■ THE TASK ■
Work out how many lines below contain "alphabet", then write only that number.

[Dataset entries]
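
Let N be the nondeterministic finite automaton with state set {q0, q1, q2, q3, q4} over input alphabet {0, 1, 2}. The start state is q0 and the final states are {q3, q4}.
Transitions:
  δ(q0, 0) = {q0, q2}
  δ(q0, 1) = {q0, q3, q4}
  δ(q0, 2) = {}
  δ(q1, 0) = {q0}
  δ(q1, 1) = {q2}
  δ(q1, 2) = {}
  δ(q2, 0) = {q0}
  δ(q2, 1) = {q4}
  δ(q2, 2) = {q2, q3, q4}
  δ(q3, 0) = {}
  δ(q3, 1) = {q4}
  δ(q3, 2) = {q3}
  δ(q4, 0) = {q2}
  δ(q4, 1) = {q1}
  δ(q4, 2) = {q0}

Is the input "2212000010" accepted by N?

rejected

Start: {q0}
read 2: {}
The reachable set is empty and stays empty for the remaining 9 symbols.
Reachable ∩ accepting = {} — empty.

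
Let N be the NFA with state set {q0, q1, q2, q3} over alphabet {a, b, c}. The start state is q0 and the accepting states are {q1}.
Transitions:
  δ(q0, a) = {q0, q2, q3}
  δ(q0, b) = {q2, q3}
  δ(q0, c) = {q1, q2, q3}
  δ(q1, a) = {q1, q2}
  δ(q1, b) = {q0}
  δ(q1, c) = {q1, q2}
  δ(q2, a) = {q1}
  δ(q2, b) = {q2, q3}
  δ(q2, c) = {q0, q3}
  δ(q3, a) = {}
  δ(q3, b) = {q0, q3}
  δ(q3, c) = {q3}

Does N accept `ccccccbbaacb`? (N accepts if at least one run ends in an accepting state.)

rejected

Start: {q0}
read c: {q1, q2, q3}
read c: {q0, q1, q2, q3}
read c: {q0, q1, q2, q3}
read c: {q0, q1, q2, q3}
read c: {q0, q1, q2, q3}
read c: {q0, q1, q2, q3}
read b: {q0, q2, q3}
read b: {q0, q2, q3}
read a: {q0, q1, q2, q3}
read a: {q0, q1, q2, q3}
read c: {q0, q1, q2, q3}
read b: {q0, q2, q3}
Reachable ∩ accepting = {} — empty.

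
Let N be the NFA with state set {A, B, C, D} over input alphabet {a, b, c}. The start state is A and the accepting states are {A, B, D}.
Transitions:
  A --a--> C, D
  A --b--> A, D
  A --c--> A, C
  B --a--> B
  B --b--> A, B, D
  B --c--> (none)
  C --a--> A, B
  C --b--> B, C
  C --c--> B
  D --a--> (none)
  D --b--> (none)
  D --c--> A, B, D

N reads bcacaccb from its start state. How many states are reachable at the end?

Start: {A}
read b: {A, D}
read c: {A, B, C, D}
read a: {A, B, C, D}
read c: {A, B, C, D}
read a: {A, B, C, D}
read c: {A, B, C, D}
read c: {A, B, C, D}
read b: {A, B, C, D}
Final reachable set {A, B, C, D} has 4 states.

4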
==
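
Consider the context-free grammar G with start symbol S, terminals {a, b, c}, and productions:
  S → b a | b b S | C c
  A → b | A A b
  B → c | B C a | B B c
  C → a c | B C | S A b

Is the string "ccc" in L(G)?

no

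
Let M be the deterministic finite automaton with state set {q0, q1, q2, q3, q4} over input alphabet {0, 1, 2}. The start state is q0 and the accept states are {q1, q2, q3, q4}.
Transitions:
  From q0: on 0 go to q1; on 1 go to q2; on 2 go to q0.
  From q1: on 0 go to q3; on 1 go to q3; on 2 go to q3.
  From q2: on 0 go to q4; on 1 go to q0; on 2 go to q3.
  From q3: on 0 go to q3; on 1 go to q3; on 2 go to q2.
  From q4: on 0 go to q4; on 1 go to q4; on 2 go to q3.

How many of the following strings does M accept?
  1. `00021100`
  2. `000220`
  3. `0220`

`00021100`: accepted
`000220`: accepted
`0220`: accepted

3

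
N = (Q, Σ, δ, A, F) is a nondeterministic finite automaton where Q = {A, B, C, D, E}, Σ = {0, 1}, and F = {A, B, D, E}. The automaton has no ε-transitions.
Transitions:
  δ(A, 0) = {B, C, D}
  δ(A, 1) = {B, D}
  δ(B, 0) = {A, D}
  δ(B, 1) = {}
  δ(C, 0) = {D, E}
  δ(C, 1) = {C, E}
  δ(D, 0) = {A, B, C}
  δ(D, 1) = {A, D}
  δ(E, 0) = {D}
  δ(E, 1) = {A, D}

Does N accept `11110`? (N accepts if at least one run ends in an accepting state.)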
---
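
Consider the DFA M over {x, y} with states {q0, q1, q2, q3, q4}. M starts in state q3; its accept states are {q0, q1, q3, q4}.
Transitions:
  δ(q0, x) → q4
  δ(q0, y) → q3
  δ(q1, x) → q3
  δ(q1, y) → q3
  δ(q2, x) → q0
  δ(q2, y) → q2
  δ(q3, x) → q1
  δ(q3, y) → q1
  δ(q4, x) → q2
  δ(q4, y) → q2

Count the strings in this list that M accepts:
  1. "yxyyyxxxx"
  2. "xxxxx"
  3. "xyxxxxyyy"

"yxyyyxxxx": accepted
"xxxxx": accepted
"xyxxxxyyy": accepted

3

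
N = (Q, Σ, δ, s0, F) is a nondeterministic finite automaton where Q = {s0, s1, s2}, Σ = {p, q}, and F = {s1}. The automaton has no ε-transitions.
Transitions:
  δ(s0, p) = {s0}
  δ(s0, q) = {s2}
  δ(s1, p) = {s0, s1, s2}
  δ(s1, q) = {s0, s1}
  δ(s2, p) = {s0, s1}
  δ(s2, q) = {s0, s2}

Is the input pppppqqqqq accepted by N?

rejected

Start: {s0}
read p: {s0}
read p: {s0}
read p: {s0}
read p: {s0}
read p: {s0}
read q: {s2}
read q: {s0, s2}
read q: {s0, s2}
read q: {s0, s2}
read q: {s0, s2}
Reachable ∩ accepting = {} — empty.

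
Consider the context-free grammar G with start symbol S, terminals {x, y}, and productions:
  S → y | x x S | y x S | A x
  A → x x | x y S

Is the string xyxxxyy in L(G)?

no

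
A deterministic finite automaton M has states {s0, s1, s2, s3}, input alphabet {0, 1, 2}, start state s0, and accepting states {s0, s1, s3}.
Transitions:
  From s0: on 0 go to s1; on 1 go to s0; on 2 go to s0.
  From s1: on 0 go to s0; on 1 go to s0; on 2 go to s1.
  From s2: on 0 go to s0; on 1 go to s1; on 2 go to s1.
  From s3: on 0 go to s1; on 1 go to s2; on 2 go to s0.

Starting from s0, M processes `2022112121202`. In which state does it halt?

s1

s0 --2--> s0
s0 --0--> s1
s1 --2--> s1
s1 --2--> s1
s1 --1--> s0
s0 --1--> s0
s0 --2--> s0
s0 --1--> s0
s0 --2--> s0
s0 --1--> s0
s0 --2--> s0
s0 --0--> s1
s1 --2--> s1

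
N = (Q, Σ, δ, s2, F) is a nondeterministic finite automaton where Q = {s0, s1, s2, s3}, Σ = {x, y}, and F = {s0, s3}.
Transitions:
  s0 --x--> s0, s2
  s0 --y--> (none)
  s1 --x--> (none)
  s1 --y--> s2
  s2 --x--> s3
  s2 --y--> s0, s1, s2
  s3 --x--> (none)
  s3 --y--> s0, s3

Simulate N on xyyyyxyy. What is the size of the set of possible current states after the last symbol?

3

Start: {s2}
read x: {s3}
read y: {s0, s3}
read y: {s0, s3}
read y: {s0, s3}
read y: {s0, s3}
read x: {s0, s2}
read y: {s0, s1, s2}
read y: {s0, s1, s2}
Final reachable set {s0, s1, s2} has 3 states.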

■ THE ANSWER ■
5